Records provided:
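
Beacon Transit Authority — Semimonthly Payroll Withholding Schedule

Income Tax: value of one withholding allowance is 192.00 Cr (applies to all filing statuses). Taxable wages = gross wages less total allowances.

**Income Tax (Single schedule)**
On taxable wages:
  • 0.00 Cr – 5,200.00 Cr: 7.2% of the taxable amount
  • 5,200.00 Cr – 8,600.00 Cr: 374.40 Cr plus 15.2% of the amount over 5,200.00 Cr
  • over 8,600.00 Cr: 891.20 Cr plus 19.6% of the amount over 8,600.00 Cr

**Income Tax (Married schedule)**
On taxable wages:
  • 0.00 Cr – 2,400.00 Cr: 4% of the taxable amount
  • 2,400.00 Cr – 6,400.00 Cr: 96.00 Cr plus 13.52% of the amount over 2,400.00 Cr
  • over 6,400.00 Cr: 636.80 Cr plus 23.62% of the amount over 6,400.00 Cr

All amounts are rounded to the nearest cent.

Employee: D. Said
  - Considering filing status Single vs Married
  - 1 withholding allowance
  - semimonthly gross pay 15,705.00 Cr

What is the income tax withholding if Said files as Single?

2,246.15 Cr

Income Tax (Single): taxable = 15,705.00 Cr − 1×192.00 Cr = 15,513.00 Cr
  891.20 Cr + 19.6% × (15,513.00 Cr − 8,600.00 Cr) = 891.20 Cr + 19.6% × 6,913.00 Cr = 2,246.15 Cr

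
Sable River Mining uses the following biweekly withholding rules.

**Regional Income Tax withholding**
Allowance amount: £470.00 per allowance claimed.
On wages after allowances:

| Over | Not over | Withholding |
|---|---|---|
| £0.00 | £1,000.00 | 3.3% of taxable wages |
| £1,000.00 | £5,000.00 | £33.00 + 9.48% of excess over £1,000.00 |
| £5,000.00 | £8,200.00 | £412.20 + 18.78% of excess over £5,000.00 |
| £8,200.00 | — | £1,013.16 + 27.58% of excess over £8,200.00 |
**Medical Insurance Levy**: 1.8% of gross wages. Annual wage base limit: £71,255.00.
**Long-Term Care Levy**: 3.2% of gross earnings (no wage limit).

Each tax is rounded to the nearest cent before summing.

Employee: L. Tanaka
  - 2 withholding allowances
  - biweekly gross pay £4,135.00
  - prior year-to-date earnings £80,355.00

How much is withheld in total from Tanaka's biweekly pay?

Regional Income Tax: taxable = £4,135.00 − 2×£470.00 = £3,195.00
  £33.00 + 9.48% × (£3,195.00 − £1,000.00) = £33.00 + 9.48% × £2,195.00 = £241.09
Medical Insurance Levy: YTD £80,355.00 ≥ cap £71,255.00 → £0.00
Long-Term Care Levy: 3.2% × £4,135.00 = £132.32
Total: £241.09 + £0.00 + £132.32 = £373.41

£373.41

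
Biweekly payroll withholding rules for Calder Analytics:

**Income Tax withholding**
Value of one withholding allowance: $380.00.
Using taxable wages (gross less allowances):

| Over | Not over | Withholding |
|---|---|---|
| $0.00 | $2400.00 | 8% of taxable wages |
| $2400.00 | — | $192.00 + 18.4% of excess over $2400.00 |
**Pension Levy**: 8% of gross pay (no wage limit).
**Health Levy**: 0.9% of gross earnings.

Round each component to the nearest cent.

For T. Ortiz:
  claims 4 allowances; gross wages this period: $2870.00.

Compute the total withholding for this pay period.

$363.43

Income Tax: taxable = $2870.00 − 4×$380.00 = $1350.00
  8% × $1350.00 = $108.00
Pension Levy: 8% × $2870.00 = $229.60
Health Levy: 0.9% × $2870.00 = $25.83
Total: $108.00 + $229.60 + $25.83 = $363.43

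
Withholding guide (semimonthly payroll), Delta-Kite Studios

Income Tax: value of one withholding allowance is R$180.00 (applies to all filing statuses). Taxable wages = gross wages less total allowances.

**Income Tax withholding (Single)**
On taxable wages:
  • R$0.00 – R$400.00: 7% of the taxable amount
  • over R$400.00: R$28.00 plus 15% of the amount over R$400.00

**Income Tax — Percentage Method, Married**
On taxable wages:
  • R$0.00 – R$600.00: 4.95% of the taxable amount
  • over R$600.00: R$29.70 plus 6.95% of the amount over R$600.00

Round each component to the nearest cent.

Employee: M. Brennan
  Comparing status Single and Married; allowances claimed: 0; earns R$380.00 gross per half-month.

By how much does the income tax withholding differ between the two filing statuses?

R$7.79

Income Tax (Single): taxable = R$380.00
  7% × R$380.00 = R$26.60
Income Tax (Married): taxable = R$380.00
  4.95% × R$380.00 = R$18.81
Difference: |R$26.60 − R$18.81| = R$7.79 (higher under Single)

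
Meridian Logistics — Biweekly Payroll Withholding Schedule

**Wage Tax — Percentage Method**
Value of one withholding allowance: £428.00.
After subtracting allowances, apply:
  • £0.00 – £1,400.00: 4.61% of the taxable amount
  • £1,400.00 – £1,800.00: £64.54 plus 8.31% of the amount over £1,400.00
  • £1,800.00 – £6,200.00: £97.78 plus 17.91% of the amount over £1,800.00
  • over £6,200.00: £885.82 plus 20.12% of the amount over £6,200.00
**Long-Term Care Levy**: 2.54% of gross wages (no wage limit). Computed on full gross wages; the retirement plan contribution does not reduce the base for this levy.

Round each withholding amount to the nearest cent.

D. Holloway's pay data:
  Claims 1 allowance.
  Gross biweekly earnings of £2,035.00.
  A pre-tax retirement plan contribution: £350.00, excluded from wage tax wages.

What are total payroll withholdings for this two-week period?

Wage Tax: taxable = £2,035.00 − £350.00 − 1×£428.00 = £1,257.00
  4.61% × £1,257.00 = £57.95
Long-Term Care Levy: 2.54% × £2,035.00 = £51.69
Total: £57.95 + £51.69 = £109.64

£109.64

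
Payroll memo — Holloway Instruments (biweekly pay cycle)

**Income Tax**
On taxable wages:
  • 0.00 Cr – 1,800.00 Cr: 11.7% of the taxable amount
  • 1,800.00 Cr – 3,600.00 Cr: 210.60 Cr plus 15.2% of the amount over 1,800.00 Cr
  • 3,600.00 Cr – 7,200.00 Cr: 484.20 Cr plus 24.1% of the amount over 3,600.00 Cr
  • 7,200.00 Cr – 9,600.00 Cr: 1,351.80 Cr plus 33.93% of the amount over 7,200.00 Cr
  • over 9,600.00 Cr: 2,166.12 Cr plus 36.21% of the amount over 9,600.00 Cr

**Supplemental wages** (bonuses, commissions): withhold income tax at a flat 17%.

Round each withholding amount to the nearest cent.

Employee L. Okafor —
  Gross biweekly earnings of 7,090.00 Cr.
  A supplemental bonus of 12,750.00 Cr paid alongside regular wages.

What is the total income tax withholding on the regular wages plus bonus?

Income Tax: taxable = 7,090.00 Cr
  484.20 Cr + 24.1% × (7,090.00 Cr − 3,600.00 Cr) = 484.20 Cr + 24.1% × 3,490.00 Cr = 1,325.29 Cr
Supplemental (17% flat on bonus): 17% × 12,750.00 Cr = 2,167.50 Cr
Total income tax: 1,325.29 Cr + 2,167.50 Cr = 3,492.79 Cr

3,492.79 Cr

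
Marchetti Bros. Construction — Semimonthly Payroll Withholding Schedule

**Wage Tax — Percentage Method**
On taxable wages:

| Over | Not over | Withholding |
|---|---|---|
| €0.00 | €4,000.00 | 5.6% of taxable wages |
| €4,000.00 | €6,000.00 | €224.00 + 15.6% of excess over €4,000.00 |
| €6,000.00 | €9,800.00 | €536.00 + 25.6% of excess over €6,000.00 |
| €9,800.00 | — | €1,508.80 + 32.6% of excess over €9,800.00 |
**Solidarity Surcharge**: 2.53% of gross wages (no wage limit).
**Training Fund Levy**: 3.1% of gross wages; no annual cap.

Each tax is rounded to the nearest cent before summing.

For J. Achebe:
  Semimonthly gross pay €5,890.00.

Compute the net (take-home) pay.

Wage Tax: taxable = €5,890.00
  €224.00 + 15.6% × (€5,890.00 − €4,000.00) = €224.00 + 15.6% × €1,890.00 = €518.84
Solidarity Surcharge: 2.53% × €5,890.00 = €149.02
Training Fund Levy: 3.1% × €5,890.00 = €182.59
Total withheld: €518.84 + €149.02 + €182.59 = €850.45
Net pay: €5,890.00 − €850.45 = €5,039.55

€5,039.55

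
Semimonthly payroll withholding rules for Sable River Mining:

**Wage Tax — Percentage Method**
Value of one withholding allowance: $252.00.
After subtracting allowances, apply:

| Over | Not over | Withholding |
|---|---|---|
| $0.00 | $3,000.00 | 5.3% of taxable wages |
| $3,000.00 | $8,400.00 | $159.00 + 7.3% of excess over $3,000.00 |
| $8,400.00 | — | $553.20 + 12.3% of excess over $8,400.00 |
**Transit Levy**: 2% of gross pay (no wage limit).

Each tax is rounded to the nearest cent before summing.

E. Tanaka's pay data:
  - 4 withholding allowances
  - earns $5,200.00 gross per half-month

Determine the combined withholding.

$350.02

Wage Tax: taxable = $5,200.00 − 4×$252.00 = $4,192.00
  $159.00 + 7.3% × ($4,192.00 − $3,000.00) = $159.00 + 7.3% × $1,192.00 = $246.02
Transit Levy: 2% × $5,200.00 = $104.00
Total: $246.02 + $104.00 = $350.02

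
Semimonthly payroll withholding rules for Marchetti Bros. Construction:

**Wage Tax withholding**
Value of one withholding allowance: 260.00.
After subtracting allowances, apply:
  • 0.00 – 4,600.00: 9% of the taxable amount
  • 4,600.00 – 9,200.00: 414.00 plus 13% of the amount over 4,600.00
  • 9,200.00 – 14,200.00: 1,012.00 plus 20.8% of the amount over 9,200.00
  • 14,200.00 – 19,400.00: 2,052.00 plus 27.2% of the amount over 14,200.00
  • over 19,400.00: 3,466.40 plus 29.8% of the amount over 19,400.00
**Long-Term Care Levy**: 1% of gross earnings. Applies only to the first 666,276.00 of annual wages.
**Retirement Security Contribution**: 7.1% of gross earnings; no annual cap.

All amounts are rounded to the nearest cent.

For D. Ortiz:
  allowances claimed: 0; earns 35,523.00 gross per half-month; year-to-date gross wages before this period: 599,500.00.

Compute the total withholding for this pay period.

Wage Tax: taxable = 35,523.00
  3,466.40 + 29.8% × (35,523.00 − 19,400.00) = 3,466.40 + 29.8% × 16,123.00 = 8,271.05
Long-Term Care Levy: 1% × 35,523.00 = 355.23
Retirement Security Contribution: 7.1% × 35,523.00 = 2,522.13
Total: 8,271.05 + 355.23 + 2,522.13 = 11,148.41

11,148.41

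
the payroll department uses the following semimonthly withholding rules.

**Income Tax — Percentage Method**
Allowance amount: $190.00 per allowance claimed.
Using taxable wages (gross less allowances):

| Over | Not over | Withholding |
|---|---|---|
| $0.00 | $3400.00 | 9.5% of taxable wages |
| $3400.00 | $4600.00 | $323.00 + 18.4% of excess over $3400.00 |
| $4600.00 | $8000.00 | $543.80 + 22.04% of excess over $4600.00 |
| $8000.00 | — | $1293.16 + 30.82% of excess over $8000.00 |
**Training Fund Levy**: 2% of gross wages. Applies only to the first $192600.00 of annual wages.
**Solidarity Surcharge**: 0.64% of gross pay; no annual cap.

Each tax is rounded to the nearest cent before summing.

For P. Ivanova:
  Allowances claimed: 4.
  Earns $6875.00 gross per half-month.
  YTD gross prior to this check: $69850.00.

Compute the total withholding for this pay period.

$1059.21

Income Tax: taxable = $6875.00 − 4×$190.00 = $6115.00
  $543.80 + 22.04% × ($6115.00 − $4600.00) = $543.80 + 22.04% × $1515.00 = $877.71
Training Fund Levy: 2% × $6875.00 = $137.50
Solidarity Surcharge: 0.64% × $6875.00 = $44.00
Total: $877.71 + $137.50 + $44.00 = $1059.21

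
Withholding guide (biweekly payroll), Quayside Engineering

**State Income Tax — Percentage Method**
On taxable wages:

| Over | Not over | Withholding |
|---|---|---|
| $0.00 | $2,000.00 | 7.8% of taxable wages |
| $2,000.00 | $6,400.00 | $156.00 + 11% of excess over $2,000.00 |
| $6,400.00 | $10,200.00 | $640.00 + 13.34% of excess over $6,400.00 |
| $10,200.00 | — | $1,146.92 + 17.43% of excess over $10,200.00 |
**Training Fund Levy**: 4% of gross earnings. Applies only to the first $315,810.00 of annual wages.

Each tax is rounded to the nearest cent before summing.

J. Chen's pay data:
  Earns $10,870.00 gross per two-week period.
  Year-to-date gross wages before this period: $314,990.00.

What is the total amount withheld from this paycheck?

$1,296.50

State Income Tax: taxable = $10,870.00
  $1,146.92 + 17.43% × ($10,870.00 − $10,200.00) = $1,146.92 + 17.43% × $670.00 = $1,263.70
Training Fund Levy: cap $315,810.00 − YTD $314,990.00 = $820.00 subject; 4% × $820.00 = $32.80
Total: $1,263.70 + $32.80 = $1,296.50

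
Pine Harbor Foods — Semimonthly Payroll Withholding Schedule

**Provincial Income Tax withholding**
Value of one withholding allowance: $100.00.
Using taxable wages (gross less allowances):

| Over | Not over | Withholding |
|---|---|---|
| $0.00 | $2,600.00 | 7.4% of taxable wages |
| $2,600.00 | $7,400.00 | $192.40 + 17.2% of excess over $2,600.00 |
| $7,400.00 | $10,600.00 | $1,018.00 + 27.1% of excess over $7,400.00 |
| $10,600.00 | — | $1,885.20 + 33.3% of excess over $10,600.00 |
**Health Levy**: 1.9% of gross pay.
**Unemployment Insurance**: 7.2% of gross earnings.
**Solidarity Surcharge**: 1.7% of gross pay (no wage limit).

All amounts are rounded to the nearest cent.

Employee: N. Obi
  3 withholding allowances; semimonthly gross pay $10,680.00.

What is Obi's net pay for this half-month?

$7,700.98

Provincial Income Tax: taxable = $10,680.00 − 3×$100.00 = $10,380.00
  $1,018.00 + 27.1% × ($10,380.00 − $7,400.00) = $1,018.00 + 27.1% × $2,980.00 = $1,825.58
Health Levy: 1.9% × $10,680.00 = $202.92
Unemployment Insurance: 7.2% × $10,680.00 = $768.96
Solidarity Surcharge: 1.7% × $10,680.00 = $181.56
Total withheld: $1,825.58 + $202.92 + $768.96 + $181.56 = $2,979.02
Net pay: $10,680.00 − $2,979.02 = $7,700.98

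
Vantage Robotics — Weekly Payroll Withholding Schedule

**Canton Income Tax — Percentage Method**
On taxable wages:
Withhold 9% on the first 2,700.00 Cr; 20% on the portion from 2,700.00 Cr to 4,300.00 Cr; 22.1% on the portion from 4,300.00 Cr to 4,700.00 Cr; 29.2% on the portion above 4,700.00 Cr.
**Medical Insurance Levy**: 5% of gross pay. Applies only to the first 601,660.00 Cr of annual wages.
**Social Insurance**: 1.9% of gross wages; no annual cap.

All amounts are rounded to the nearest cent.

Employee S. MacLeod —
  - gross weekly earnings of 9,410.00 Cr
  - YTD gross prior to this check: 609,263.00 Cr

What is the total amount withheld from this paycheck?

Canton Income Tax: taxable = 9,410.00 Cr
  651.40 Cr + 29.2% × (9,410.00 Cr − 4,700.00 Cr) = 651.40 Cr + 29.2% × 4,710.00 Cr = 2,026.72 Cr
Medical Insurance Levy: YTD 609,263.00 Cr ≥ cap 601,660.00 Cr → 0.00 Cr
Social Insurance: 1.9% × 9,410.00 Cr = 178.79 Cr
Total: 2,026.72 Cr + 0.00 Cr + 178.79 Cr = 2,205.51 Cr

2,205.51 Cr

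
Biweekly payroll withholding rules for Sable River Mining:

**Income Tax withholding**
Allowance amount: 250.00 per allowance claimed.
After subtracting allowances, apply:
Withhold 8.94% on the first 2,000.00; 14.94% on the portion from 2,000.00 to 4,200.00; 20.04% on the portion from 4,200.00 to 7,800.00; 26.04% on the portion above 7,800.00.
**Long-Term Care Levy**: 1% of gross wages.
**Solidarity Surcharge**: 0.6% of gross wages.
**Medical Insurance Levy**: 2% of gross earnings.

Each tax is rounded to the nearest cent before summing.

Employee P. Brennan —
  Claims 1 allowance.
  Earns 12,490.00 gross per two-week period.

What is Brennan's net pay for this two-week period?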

Problem statement: Copy each line above that has the word "plan".

Solution to this task:
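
**Long-Term Care Levy**: 2.54% of gross wages (no wage limit). Computed on full gross wages; the retirement plan contribution does not reduce the base for this levy.
  A pre-tax retirement plan contribution: £350.00, excluded from wage tax wages.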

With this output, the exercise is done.